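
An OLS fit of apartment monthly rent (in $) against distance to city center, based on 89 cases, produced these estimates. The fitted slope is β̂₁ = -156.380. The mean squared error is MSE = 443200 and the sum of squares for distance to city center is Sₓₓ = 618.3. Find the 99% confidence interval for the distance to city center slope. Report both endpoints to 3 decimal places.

SE(β̂₁) = √(MSE/Sₓₓ) = √(443200/618.3) = 26.7732.
df = n − 2 = 87.
t* = t_{0.005, 87} = 2.633527.
Margin = t* × SE = 2.633527 × 26.7732 = 70.50795.
CI: -156.380 ± 70.50795 → (-226.888, -85.872).
With 99% confidence, each one-unit increase in distance to city center is associated with a change of between -226.888 and -85.872 $ in apartment monthly rent.

(-226.888, -85.872)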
..............................
• WHAT YOU SHOULD DO: Output every line above so that it reads exactly as before.

• SOLUTION TO THIS TASK:
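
An OLS fit of apartment monthly rent (in $) against distance to city center, based on 89 cases, produced these estimates. The fitted slope is β̂₁ = -156.380. The mean squared error is MSE = 443200 and the sum of squares for distance to city center is Sₓₓ = 618.3. Find the 99% confidence interval for the distance to city center slope. Report both endpoints to 3 decimal places.

SE(β̂₁) = √(MSE/Sₓₓ) = √(443200/618.3) = 26.7732.
df = n − 2 = 87.
t* = t_{0.005, 87} = 2.633527.
Margin = t* × SE = 2.633527 × 26.7732 = 70.50795.
CI: -156.380 ± 70.50795 → (-226.888, -85.872).
With 99% confidence, each one-unit increase in distance to city center is associated with a change of between -226.888 and -85.872 $ in apartment monthly rent.

(-226.888, -85.872)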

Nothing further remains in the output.